Given data Block Start
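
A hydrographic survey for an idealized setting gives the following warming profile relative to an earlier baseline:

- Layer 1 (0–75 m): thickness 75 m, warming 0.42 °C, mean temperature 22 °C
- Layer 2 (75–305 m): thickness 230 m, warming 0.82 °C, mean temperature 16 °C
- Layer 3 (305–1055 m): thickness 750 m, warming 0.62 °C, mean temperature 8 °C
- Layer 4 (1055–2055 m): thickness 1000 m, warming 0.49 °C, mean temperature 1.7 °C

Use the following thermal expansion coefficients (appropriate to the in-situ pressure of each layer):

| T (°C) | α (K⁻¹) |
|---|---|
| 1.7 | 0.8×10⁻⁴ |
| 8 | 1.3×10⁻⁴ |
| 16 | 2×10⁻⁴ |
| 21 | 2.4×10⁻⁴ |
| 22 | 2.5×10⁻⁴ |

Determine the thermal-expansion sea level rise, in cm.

Layer 1 at 22 °C → α = 2.5×10⁻⁴ K⁻¹
Layer 2 at 16 °C → α = 2×10⁻⁴ K⁻¹
Layer 3 at 8 °C → α = 1.3×10⁻⁴ K⁻¹
Layer 4 at 1.7 °C → α = 0.8×10⁻⁴ K⁻¹
Layer 1: 2.5×10⁻⁴ × 0.42 × 75 = 0.007875 m
75–305 m: 2×10⁻⁴ × 230 × 0.82 = 0.03772 m
Layer 3: 750 × 1.3×10⁻⁴ × 0.62 = 0.06045 m
1055–2055 m: 0.49 × 0.8×10⁻⁴ × 1000 = 0.03920 m
Δh = 0.007875 + 0.03772 + 0.06045 + 0.03920 = 0.145245 m ≈ 14.5 cm

14.5 cm of thermosteric rise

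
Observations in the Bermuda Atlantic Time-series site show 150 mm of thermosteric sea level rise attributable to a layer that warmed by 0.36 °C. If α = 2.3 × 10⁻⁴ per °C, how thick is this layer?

H ≈ 1800 m

H = Δh/(αΔT) = 0.15 / (2.3×10⁻⁴ × 0.36) ≈ 1812 m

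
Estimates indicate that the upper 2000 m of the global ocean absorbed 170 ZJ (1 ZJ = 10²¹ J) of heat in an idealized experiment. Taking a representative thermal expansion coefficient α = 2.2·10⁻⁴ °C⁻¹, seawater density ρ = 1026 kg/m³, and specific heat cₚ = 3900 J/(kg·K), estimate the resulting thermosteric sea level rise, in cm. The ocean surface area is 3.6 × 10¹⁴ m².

Per unit area: Q = 170×10²¹ / (3.6×10¹⁴) ≈ 4.722×10⁸ J/m²
Δh = αQ/(ρcₚ) = 2.2×10⁻⁴ × 4.722×10⁸ / (1026 × 3900) ≈ 0.025962 m

Δh ≈ 2.60 cm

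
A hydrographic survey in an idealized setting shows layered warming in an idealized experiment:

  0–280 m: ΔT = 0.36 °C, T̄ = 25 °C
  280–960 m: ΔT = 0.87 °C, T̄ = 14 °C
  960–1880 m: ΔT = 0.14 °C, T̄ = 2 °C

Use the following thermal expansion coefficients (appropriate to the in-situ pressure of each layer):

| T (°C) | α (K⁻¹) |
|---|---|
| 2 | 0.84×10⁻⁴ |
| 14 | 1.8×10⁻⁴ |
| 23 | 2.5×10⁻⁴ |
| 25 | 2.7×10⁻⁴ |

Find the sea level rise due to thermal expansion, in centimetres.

Δh ≈ 14 cm

Layer 1 at 25 °C → α = 2.7×10⁻⁴ K⁻¹
Layer 2 at 14 °C → α = 1.8×10⁻⁴ K⁻¹
Layer 3 at 2 °C → α = 0.84×10⁻⁴ K⁻¹
0–280 m: 2.7×10⁻⁴ × 0.36 × 280 = 0.027216 m
Layer 2: 1.8×10⁻⁴ × 0.87 × 680 = 0.106488 m
920 × 0.84×10⁻⁴ × 0.14 = 0.0108192 m
Δh = 0.027216 + 0.106488 + 0.0108192 = 0.1445232 m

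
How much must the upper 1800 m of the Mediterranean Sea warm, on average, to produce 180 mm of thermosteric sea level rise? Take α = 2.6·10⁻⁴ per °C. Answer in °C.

ΔT ≈ 0.385 °C

ΔT = Δh/(αH) = 0.18 / (2.6×10⁻⁴ × 1800) ≈ 0.3846 °C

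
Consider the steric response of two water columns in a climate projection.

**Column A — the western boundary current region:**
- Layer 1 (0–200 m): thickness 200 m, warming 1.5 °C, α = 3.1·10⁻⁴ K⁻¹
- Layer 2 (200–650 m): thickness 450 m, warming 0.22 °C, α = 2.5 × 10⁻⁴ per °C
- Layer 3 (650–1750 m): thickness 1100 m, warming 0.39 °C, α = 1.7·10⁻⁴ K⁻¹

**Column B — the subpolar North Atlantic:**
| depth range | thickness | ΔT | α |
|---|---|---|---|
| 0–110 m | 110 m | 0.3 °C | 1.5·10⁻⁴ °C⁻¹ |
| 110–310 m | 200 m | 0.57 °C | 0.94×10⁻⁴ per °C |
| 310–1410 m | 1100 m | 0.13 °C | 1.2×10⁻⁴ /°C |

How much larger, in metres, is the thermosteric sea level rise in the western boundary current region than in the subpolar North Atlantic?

Δh_A − Δh_B ≈ 0.158 m

A 200 × 3.1×10⁻⁴ × 1.5 = 0.09300 m
A 0.22 × 450 × 2.5×10⁻⁴ = 0.02475 m
A 650–1750 m: 0.39 × 1100 × 1.7×10⁻⁴ = 0.07293 m
A total: 0.19068 m
B 0–110 m: 1.5×10⁻⁴ × 110 × 0.3 = 0.00495 m
B 110–310 m: 0.57 × 0.94×10⁻⁴ × 200 = 0.010716 m
B Layer 3: 1100 × 0.13 × 1.2×10⁻⁴ = 0.01716 m
B total: 0.032826 m
Difference: 0.19068 − 0.032826 = 0.157854 m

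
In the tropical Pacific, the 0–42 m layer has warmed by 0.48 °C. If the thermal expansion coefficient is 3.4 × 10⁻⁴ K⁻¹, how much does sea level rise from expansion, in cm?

Δh = αΔT·H = 3.4×10⁻⁴ × 0.48 × 42 = 0.0068544 m

0.69 cm of thermosteric rise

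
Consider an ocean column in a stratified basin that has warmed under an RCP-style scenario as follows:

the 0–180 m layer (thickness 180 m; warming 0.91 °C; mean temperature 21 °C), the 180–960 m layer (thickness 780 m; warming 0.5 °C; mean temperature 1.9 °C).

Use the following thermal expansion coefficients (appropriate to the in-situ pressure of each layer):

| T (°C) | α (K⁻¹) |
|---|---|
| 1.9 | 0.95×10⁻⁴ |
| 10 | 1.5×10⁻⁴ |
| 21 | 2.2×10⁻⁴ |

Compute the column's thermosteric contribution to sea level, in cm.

Δh ≈ 7.3 cm

Layer 1 at 21 °C → α = 2.2×10⁻⁴ K⁻¹
Layer 2 at 1.9 °C → α = 0.95×10⁻⁴ K⁻¹
Layer 1: 0.91 × 180 × 2.2×10⁻⁴ = 0.036036 m
Layer 2: 0.5 × 780 × 0.95×10⁻⁴ = 0.03705 m
Δh = 0.036036 + 0.03705 = 0.073086 m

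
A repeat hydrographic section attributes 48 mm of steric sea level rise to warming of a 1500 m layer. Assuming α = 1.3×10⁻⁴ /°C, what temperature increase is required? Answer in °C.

0.25 °C

ΔT = Δh/(αH) = 0.048 / (1.3×10⁻⁴ × 1500) ≈ 0.2462 °C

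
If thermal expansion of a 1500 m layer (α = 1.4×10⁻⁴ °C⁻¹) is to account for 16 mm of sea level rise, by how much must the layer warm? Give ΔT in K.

ΔT = Δh/(αH) = 0.016 / (1.4×10⁻⁴ × 1500) ≈ 0.07619 K

ΔT ≈ 0.076 K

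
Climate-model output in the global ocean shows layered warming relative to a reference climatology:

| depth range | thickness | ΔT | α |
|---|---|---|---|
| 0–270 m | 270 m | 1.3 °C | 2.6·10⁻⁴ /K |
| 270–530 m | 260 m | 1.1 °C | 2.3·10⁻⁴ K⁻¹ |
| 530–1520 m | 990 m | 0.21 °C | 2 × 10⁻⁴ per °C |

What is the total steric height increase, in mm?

0–270 m: 1.3 × 270 × 2.6×10⁻⁴ = 0.09126 m
1.1 × 260 × 2.3×10⁻⁴ = 0.06578 m
530–1520 m: 0.21 × 2×10⁻⁴ × 990 = 0.04158 m
Δh = 0.09126 + 0.06578 + 0.04158 = 0.19862 m ≈ 199 mm

199 mm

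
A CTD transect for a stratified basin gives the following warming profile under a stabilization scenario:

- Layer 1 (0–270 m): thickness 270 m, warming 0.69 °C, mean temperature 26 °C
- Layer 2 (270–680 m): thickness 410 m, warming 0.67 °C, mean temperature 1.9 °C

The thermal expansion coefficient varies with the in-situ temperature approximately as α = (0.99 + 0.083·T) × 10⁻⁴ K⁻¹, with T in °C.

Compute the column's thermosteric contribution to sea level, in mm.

Layer 1: α = (0.99 + 0.083×26)×10⁻⁴ = 3.148×10⁻⁴ K⁻¹
Layer 2: α = (0.99 + 0.083×1.9)×10⁻⁴ = 1.1477×10⁻⁴ K⁻¹
0.69 × 3.148×10⁻⁴ × 270 = 0.05864724 m
270–680 m: 0.67 × 1.1477×10⁻⁴ × 410 = 0.031527319 m
Δh = 0.05864724 + 0.031527319 = 0.090174559 m ≈ 90.2 mm

Δh = 90.2 mm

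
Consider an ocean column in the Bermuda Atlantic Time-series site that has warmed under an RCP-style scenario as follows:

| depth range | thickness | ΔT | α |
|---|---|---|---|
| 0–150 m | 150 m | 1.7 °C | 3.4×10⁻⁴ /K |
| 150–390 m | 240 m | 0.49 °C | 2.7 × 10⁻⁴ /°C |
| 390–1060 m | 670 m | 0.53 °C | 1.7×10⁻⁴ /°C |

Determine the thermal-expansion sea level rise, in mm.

180 mm of thermosteric rise

0–150 m: 150 × 3.4×10⁻⁴ × 1.7 = 0.08670 m
150–390 m: 2.7×10⁻⁴ × 0.49 × 240 = 0.031752 m
Layer 3: 0.53 × 1.7×10⁻⁴ × 670 = 0.060367 m
Δh = 0.08670 + 0.031752 + 0.060367 = 0.178819 m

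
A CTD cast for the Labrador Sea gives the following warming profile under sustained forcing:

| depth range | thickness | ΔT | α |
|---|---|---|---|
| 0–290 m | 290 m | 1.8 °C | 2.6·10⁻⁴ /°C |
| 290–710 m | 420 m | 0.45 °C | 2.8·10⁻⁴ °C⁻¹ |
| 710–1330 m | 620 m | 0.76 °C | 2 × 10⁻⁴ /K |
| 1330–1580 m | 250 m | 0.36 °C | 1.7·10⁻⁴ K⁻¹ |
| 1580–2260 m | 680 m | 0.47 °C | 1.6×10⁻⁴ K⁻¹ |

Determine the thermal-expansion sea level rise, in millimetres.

290 × 1.8 × 2.6×10⁻⁴ = 0.13572 m
290–710 m: 0.45 × 420 × 2.8×10⁻⁴ = 0.05292 m
Layer 3: 2×10⁻⁴ × 0.76 × 620 = 0.09424 m
0.36 × 250 × 1.7×10⁻⁴ = 0.01530 m
680 × 1.6×10⁻⁴ × 0.47 = 0.051136 m
Δh = 0.13572 + 0.05292 + 0.09424 + 0.01530 + 0.051136 = 0.349316 m

349 mm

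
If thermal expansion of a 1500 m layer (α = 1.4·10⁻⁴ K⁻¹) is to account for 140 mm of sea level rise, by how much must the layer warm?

ΔT ≈ 0.667 K

ΔT = Δh/(αH) = 0.14 / (1.4×10⁻⁴ × 1500) ≈ 0.6667 K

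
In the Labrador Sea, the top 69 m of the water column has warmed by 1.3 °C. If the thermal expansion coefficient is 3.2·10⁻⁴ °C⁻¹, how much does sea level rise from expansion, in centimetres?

Δh = αΔT·H = 3.2×10⁻⁴ × 1.3 × 69 = 0.028704 m

2.9 cm of thermosteric rise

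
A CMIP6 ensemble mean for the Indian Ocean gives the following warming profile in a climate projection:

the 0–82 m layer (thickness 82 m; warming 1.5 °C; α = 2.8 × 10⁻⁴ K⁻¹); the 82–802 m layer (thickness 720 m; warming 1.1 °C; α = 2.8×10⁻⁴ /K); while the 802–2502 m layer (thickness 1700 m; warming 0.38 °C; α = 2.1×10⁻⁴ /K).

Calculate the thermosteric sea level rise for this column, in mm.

Layer 1: 2.8×10⁻⁴ × 1.5 × 82 = 0.03444 m
720 × 2.8×10⁻⁴ × 1.1 = 0.22176 m
802–2502 m: 1700 × 2.1×10⁻⁴ × 0.38 = 0.13566 m
Δh = 0.03444 + 0.22176 + 0.13566 = 0.39186 m ≈ 392 mm

Δh = 392 mm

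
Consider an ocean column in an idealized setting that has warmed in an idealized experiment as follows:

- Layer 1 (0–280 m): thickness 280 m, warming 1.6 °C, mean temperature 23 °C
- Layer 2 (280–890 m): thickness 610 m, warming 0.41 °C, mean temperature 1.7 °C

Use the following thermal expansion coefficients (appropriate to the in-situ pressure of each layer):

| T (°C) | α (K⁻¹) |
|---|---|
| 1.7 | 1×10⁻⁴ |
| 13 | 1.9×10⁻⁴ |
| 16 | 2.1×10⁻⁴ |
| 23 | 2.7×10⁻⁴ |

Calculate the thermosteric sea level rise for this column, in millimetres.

Layer 1 at 23 °C → α = 2.7×10⁻⁴ K⁻¹
Layer 2 at 1.7 °C → α = 1×10⁻⁴ K⁻¹
0–280 m: 280 × 1.6 × 2.7×10⁻⁴ = 0.12096 m
610 × 0.41 × 1×10⁻⁴ = 0.02501 m
Δh = 0.12096 + 0.02501 = 0.14597 m ≈ 150 mm

Δh = 150 mm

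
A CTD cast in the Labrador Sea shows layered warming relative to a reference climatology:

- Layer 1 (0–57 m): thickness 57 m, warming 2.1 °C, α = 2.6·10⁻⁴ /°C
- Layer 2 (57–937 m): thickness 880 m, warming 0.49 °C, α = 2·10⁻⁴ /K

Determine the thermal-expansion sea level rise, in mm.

Layer 1: 2.1 × 57 × 2.6×10⁻⁴ = 0.031122 m
57–937 m: 880 × 2×10⁻⁴ × 0.49 = 0.08624 m
Δh = 0.031122 + 0.08624 = 0.117362 m ≈ 117 mm

Δh ≈ 117 mm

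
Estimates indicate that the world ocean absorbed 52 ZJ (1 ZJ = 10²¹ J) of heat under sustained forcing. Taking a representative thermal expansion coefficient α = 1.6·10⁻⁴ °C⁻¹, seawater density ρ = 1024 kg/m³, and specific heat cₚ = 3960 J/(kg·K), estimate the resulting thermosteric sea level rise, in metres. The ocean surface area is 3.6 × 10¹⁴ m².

Δh = 0.00570 m

Per unit area: Q = 52×10²¹ / (3.6×10¹⁴) ≈ 1.444×10⁸ J/m²
Δh = αQ/(ρcₚ) = 1.6×10⁻⁴ × 1.444×10⁸ / (1024 × 3960) ≈ 0.0056976 m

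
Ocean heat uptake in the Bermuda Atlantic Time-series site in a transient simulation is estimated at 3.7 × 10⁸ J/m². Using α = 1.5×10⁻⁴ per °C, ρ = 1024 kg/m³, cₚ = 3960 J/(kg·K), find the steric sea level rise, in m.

about 0.014 m

Δh = αQ/(ρcₚ) = 1.5×10⁻⁴ × 3.7×10⁸ / (1024 × 3960) ≈ 0.013687 m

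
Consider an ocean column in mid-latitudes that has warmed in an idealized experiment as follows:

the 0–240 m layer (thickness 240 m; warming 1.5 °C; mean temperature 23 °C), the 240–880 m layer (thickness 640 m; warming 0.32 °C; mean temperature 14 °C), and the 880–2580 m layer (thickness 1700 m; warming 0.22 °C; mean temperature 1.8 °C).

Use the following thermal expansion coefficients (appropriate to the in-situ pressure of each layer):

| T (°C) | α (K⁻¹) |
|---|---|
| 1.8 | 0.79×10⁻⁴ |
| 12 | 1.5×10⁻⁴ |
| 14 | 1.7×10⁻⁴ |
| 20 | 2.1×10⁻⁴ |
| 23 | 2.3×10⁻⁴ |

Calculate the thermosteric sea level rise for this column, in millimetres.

Layer 1 at 23 °C → α = 2.3×10⁻⁴ K⁻¹
Layer 2 at 14 °C → α = 1.7×10⁻⁴ K⁻¹
Layer 3 at 1.8 °C → α = 0.79×10⁻⁴ K⁻¹
Layer 1: 240 × 1.5 × 2.3×10⁻⁴ = 0.08280 m
240–880 m: 1.7×10⁻⁴ × 0.32 × 640 = 0.034816 m
880–2580 m: 0.79×10⁻⁴ × 1700 × 0.22 = 0.029546 m
Δh = 0.08280 + 0.034816 + 0.029546 = 0.147162 m ≈ 147 mm

147 mm of thermosteric rise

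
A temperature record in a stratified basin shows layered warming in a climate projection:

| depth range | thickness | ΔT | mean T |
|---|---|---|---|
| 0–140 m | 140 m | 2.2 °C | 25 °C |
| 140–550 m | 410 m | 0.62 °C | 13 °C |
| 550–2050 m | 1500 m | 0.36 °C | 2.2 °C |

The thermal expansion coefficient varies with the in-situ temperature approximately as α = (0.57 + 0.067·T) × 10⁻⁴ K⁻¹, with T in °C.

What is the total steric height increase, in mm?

Layer 1: α = (0.57 + 0.067×25)×10⁻⁴ = 2.245×10⁻⁴ K⁻¹
Layer 2: α = (0.57 + 0.067×13)×10⁻⁴ = 1.441×10⁻⁴ K⁻¹
Layer 3: α = (0.57 + 0.067×2.2)×10⁻⁴ = 0.7174×10⁻⁴ K⁻¹
2.2 × 2.245×10⁻⁴ × 140 = 0.069146 m
0.62 × 410 × 1.441×10⁻⁴ = 0.03663022 m
Layer 3: 0.36 × 0.7174×10⁻⁴ × 1500 = 0.0387396 m
Δh = 0.069146 + 0.03663022 + 0.0387396 = 0.14451582 m ≈ 145 mm

Δh = 145 mm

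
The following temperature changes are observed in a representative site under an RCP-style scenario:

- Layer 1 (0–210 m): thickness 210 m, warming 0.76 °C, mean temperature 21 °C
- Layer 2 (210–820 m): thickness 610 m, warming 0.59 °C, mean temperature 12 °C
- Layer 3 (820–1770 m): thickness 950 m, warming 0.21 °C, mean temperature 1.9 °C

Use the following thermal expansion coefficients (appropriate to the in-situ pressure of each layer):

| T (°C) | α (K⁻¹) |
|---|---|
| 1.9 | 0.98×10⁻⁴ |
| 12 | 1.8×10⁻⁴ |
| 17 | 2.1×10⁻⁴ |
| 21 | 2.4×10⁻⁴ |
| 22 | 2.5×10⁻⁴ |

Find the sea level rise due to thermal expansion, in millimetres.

Layer 1 at 21 °C → α = 2.4×10⁻⁴ K⁻¹
Layer 2 at 12 °C → α = 1.8×10⁻⁴ K⁻¹
Layer 3 at 1.9 °C → α = 0.98×10⁻⁴ K⁻¹
Layer 1: 210 × 2.4×10⁻⁴ × 0.76 = 0.038304 m
Layer 2: 0.59 × 1.8×10⁻⁴ × 610 = 0.064782 m
820–1770 m: 0.21 × 0.98×10⁻⁴ × 950 = 0.019551 m
Δh = 0.038304 + 0.064782 + 0.019551 = 0.122637 m ≈ 123 mm

about 123 mm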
Given data Block End
Action item: Copy all lines of the records in which the string "with" can be found.

Worked solution:
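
The thermal expansion coefficient varies with the in-situ temperature approximately as α = (0.99 + 0.083·T) × 10⁻⁴ K⁻¹, with T in °C.
The thermal expansion coefficient varies with the in-situ temperature approximately as α = (0.57 + 0.067·T) × 10⁻⁴ K⁻¹, with T in °C.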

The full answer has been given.